[What is expected] Print, exactly as they stand, the lines from the start of the listing to the line containing "Answer: 10/3 ≈ 3.3333", inclusive.
------------
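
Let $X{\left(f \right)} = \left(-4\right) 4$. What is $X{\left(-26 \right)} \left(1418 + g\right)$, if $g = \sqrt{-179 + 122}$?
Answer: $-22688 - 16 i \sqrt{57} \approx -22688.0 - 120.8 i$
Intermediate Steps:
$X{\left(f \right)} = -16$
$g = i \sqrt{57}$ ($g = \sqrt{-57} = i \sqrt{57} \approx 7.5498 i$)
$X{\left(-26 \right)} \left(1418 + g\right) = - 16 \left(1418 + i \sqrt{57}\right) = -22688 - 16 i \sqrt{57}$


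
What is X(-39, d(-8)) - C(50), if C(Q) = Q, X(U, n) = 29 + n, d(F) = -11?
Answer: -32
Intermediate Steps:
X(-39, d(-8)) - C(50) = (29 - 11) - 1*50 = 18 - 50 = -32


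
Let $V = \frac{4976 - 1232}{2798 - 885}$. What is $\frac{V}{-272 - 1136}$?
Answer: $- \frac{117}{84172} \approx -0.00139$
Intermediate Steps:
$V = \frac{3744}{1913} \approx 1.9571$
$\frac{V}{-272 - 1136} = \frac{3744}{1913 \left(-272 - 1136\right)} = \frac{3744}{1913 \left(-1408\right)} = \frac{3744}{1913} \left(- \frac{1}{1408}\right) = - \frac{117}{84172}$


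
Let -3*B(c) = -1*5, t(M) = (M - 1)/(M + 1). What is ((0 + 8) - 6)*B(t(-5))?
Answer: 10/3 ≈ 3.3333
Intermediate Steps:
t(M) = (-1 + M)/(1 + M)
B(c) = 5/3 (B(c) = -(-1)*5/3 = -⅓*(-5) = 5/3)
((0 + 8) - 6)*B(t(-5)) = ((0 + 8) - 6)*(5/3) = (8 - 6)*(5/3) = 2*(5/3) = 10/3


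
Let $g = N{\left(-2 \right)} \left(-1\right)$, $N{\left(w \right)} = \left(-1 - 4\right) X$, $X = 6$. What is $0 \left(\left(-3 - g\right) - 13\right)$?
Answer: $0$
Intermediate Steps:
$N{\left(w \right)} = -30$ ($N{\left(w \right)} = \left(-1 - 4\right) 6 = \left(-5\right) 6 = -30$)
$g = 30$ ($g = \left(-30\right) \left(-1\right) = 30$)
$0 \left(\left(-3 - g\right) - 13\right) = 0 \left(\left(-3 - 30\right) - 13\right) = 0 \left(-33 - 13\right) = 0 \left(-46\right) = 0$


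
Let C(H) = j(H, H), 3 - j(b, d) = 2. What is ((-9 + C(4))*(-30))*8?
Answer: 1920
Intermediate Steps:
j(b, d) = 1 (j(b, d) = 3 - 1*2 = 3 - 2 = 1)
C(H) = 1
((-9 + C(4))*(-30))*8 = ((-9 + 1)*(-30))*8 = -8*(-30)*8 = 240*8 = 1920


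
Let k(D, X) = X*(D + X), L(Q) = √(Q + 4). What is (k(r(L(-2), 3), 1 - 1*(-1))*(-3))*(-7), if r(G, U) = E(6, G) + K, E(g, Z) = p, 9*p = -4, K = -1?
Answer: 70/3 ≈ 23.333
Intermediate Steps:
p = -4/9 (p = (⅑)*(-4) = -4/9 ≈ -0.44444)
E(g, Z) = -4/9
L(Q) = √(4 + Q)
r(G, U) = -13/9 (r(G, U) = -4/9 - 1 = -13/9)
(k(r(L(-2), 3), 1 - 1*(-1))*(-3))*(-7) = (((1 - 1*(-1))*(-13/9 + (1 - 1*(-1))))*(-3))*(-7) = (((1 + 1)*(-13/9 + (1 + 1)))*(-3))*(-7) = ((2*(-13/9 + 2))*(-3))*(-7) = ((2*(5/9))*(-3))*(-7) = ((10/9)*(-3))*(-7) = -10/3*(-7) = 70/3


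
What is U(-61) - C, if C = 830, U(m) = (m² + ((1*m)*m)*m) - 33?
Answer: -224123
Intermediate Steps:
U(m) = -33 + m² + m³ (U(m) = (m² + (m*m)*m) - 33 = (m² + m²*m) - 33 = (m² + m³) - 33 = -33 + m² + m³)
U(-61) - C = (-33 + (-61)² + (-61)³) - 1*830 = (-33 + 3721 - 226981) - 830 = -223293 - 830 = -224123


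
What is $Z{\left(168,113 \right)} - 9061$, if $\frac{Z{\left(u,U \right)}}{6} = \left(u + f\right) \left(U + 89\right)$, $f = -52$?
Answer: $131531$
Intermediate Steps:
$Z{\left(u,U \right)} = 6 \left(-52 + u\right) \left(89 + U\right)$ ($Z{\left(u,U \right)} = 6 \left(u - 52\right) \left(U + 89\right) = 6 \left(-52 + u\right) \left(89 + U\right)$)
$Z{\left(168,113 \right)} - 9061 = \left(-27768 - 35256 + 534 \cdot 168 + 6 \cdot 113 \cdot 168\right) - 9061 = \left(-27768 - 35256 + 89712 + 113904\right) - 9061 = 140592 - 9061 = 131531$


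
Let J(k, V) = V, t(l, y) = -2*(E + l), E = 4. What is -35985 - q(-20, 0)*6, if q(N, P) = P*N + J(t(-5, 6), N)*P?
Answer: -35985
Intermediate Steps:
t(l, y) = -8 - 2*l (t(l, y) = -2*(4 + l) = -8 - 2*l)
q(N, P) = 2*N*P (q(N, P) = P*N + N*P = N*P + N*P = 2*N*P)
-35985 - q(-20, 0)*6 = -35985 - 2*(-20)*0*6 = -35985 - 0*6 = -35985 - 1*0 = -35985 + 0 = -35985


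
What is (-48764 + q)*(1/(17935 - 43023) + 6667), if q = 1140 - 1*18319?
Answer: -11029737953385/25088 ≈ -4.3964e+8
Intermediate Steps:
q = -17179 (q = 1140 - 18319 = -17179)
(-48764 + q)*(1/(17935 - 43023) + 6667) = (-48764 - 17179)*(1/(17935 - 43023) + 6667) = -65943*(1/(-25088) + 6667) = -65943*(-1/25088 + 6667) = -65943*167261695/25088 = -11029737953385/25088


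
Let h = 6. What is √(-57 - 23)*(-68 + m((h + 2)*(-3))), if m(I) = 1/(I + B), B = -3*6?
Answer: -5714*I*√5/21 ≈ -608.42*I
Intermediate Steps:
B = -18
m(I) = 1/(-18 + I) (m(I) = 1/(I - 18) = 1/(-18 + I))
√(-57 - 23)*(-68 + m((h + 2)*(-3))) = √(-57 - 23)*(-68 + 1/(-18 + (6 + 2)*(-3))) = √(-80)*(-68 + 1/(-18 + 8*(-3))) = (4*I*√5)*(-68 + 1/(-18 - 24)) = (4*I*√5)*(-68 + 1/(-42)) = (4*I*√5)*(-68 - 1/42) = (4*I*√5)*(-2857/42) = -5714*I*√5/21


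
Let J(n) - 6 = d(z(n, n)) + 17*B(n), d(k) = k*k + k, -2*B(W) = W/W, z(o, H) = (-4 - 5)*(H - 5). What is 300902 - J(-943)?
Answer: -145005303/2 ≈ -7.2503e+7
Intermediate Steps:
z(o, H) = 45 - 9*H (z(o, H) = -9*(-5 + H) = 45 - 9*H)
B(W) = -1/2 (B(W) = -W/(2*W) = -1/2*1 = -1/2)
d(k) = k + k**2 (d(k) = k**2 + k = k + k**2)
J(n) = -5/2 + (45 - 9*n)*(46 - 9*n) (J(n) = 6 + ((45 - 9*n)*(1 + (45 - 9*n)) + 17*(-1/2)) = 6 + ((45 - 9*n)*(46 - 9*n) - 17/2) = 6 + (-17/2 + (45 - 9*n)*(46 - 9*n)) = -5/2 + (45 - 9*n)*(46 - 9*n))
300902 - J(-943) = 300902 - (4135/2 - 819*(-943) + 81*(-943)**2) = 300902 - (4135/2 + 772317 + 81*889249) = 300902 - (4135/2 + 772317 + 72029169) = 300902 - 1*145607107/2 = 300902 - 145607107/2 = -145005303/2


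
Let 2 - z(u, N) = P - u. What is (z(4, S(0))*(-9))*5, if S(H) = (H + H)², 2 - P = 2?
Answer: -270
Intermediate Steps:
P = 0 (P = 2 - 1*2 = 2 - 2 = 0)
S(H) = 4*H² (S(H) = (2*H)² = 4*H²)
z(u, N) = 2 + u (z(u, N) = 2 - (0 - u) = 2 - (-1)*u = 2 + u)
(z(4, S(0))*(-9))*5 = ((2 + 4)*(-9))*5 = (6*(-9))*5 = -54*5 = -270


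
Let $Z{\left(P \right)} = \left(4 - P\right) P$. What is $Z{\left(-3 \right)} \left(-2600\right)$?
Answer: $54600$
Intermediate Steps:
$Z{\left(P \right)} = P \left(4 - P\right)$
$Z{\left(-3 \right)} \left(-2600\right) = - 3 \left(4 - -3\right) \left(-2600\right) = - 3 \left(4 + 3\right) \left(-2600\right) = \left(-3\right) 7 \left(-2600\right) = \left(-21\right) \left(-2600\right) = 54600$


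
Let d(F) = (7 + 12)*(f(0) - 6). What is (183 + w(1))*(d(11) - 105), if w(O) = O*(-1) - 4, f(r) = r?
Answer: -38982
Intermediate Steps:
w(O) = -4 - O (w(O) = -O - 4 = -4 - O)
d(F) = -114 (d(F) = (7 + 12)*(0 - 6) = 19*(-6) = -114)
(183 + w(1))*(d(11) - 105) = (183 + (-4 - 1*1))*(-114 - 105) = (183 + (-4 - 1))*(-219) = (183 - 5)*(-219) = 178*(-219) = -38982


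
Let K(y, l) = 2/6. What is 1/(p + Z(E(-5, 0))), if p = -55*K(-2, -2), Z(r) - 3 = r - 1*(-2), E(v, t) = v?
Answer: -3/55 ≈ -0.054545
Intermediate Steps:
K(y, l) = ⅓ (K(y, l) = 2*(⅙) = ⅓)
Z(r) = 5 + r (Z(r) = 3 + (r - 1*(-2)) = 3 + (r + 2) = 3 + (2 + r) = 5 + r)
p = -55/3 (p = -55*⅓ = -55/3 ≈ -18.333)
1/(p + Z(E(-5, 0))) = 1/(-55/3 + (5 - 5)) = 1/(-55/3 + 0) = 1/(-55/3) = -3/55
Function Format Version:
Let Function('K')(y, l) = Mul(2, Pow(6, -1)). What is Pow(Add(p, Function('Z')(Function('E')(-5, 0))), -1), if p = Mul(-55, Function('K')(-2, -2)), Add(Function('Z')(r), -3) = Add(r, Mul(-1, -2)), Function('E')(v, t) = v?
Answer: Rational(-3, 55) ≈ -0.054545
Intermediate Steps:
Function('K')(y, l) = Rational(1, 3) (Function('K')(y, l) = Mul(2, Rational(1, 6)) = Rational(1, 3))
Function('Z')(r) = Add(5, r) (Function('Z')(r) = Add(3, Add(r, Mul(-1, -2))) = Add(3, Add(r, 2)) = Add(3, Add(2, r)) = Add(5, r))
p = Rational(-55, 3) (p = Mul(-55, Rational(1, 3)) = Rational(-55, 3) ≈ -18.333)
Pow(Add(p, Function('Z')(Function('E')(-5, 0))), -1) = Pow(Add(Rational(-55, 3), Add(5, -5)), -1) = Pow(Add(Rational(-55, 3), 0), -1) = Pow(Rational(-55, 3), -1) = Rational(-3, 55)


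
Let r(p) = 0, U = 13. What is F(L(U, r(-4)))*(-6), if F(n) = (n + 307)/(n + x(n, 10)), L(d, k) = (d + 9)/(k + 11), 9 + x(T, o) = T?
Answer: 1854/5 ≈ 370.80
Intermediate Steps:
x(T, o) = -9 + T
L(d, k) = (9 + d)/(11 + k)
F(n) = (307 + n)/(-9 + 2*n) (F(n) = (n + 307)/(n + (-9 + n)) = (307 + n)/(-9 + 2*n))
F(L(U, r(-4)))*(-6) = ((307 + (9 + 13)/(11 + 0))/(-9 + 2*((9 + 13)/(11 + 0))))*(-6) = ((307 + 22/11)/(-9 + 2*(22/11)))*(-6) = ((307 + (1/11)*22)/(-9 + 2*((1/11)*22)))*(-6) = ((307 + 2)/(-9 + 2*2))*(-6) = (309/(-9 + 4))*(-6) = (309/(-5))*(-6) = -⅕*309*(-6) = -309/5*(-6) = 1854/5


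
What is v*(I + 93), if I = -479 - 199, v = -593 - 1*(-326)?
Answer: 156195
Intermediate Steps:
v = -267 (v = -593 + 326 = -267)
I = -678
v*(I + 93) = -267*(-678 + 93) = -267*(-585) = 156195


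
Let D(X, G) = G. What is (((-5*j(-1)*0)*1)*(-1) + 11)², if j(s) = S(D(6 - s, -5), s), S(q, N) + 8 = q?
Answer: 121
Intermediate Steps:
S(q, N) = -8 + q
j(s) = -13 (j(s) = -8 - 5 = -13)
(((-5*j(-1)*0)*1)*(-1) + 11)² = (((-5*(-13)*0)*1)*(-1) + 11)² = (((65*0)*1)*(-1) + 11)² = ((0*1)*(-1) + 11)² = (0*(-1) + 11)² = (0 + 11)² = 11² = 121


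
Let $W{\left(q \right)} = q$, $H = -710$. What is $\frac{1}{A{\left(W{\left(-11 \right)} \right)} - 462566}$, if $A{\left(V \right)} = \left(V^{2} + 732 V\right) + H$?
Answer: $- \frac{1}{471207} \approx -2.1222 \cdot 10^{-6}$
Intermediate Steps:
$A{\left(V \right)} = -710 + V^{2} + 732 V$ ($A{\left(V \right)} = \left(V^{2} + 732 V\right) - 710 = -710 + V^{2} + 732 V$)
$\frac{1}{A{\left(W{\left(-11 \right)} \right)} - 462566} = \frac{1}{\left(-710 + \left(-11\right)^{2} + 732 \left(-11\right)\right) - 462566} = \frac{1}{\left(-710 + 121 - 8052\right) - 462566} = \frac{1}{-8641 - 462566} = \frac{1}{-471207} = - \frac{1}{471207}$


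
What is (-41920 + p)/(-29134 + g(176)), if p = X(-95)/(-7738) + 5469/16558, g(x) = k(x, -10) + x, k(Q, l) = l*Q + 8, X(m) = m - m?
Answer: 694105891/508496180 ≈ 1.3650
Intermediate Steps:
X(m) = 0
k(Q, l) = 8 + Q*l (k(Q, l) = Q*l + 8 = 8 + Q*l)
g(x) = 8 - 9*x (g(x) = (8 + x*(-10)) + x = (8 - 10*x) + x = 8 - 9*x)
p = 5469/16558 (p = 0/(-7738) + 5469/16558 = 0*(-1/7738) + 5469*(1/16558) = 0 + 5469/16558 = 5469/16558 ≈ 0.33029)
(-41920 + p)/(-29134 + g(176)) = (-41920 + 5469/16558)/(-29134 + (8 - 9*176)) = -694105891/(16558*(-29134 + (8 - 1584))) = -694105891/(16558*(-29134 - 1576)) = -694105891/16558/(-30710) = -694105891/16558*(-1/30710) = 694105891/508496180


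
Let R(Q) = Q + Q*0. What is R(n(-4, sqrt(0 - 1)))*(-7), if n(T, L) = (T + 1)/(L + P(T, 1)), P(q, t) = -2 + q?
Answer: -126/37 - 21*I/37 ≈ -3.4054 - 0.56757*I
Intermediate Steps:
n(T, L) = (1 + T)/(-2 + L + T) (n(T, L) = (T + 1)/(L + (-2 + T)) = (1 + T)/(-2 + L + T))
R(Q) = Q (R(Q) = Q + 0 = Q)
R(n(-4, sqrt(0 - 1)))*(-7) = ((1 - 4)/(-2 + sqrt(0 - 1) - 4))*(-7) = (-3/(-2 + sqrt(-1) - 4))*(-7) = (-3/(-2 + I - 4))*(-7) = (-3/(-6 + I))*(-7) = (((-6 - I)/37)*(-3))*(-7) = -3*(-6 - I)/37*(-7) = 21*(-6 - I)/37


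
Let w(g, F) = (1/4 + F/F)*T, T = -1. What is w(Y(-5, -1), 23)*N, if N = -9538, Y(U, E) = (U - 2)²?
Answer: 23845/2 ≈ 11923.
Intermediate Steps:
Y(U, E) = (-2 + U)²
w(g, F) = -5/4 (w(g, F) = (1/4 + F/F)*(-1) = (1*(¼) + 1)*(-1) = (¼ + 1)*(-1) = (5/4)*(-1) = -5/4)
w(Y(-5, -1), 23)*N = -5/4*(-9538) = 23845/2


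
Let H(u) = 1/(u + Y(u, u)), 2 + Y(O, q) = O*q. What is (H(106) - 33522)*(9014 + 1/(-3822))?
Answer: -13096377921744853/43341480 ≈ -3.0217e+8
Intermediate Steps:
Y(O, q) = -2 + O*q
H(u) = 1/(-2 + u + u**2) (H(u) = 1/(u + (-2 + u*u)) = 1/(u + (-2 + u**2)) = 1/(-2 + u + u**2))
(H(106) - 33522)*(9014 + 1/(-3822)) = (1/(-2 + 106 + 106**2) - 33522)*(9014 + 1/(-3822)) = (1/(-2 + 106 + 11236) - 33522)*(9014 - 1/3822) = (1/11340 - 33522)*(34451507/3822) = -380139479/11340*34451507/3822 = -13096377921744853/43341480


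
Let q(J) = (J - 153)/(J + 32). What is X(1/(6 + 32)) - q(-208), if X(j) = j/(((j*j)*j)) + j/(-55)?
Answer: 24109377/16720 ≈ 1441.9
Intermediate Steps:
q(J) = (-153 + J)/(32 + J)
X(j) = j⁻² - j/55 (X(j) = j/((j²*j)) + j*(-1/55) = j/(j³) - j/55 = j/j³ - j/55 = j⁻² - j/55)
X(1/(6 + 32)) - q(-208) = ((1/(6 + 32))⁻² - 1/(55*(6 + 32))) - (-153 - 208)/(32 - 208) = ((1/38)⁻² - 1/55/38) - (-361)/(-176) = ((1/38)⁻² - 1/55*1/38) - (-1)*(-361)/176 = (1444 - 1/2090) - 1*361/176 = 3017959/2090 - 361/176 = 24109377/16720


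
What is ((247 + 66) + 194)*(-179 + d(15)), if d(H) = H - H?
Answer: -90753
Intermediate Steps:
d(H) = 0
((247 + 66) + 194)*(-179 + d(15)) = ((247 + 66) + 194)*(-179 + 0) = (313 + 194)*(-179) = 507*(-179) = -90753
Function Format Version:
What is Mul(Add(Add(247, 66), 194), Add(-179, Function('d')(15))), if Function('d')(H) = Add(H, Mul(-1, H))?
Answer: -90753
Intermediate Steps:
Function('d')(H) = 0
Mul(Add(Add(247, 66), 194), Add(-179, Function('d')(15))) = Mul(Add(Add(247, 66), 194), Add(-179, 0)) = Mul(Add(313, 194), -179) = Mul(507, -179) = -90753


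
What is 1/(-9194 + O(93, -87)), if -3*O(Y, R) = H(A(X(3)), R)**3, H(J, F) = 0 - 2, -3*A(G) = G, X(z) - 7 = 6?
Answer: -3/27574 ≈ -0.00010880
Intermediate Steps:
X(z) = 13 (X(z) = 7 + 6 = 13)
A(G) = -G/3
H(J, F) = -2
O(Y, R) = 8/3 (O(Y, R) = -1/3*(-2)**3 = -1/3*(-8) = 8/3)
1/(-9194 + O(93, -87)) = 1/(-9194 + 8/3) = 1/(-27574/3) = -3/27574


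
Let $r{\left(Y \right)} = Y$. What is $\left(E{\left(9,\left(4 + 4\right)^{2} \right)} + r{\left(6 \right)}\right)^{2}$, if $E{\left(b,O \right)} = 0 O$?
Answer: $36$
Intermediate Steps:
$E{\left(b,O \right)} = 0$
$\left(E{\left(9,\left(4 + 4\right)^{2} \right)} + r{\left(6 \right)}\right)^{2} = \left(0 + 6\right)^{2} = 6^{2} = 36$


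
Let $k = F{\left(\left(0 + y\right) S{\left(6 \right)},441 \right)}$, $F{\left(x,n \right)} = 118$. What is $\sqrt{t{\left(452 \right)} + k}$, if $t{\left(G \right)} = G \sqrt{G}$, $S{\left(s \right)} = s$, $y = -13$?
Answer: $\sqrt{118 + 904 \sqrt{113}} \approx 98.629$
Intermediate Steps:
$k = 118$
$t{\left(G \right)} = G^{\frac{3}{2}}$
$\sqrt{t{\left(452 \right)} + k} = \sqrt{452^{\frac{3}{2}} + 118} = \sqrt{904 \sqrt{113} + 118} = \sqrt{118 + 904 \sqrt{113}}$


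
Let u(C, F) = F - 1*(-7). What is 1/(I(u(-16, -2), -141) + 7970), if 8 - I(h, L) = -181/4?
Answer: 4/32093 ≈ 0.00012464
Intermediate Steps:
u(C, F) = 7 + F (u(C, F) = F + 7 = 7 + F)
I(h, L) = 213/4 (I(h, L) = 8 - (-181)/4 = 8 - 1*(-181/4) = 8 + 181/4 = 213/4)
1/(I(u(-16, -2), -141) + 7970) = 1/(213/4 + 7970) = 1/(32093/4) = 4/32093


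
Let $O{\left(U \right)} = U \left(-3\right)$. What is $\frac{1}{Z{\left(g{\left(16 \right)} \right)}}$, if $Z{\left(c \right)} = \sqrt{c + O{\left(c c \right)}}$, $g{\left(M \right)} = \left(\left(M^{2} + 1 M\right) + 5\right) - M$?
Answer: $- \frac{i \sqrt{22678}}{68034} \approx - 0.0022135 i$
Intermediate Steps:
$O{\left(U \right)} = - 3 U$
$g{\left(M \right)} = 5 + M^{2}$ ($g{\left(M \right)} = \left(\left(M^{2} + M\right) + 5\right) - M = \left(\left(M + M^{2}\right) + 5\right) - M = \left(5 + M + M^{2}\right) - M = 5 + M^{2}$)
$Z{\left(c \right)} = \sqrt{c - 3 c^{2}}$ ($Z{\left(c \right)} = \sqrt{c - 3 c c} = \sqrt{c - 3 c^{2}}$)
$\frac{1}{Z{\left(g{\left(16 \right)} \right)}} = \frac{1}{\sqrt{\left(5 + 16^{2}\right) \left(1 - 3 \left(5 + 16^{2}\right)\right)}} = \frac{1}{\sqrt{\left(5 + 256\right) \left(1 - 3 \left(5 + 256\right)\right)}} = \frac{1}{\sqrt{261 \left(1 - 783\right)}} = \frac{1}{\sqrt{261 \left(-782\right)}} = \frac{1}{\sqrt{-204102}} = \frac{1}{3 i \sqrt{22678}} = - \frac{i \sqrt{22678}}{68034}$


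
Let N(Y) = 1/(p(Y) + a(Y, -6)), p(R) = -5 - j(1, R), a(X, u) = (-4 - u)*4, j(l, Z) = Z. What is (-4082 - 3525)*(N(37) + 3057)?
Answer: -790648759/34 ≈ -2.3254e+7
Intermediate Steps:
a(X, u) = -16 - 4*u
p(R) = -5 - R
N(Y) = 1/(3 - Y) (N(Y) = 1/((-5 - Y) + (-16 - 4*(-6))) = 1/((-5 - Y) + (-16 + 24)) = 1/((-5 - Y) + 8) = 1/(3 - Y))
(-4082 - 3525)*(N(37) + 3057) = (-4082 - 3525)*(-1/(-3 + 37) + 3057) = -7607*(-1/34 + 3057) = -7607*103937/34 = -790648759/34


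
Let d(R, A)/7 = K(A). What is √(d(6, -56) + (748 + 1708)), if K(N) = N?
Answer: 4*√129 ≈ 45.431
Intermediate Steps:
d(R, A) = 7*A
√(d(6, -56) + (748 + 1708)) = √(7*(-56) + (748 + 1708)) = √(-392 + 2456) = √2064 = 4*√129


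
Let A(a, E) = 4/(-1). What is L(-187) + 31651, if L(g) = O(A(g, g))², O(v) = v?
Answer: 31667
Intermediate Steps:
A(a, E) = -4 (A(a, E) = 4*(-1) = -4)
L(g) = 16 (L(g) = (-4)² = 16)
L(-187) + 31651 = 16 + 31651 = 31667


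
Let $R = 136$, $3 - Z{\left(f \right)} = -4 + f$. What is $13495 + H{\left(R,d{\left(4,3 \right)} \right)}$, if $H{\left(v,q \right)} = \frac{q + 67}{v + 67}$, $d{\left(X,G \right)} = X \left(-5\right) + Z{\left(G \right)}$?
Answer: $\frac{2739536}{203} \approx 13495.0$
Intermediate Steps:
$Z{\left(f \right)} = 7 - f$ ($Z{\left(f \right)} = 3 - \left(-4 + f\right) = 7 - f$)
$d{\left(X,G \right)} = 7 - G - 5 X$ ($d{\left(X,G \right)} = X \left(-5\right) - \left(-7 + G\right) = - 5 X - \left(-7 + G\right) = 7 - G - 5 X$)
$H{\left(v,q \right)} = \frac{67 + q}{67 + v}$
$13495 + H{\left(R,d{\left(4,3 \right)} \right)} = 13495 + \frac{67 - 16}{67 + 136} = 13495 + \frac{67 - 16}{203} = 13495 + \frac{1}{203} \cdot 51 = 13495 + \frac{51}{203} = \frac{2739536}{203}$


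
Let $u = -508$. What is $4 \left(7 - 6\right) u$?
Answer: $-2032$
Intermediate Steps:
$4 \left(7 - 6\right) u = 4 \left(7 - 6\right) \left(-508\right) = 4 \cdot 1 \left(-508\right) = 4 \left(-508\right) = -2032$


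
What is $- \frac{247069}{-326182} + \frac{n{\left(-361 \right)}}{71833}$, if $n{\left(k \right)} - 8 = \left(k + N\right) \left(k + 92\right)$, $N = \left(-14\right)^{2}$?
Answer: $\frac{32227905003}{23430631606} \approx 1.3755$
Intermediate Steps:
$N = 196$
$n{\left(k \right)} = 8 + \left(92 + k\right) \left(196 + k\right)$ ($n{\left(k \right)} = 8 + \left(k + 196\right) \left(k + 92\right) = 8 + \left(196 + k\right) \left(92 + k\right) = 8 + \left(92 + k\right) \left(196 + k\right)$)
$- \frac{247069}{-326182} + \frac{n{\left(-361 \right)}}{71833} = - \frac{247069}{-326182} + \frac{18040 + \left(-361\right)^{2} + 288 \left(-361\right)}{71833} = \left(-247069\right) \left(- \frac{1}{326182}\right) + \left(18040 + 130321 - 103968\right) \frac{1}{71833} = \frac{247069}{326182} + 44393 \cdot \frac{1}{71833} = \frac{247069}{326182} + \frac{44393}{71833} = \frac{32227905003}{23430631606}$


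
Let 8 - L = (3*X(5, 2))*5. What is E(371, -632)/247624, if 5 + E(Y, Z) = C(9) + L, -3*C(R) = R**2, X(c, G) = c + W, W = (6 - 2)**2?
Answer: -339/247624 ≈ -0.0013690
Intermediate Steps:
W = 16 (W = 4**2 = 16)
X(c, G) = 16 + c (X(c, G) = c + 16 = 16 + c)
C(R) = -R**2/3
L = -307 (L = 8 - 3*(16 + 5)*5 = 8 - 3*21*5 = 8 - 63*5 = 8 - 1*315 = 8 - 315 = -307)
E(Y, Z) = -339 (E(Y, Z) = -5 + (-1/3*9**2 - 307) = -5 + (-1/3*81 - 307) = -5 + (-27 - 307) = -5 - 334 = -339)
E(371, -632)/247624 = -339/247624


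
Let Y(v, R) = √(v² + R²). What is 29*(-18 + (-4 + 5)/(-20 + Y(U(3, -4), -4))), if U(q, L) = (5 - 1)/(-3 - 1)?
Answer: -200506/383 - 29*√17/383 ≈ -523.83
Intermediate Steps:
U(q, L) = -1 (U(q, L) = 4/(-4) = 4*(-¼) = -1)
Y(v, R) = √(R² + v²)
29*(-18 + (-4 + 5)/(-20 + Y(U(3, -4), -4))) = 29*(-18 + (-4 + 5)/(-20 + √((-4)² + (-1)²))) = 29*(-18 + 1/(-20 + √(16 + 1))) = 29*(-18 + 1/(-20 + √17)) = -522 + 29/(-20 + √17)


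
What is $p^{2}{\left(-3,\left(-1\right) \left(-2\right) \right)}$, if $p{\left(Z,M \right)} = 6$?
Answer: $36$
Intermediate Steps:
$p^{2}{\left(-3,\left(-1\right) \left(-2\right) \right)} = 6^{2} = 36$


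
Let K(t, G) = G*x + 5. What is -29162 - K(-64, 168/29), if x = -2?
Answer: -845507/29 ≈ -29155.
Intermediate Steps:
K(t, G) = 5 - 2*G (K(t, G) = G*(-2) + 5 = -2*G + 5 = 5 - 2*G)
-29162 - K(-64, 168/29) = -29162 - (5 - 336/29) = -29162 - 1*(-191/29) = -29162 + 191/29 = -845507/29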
------------
[Your solution]
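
Let $X{\left(f \right)} = \left(-4\right) 4$. What is $X{\left(-26 \right)} \left(1418 + g\right)$, if $g = \sqrt{-179 + 122}$?
Answer: $-22688 - 16 i \sqrt{57} \approx -22688.0 - 120.8 i$
Intermediate Steps:
$X{\left(f \right)} = -16$
$g = i \sqrt{57}$ ($g = \sqrt{-57} = i \sqrt{57} \approx 7.5498 i$)
$X{\left(-26 \right)} \left(1418 + g\right) = - 16 \left(1418 + i \sqrt{57}\right) = -22688 - 16 i \sqrt{57}$


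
What is X(-39, d(-8)) - C(50), if C(Q) = Q, X(U, n) = 29 + n, d(F) = -11?
Answer: -32
Intermediate Steps:
X(-39, d(-8)) - C(50) = (29 - 11) - 1*50 = 18 - 50 = -32


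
Let $V = \frac{4976 - 1232}{2798 - 885}$. What is $\frac{V}{-272 - 1136}$?
Answer: $- \frac{117}{84172} \approx -0.00139$
Intermediate Steps:
$V = \frac{3744}{1913} \approx 1.9571$
$\frac{V}{-272 - 1136} = \frac{3744}{1913 \left(-272 - 1136\right)} = \frac{3744}{1913 \left(-1408\right)} = \frac{3744}{1913} \left(- \frac{1}{1408}\right) = - \frac{117}{84172}$


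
Let -3*B(c) = -1*5, t(M) = (M - 1)/(M + 1). What is ((0 + 8) - 6)*B(t(-5))?
Answer: 10/3 ≈ 3.3333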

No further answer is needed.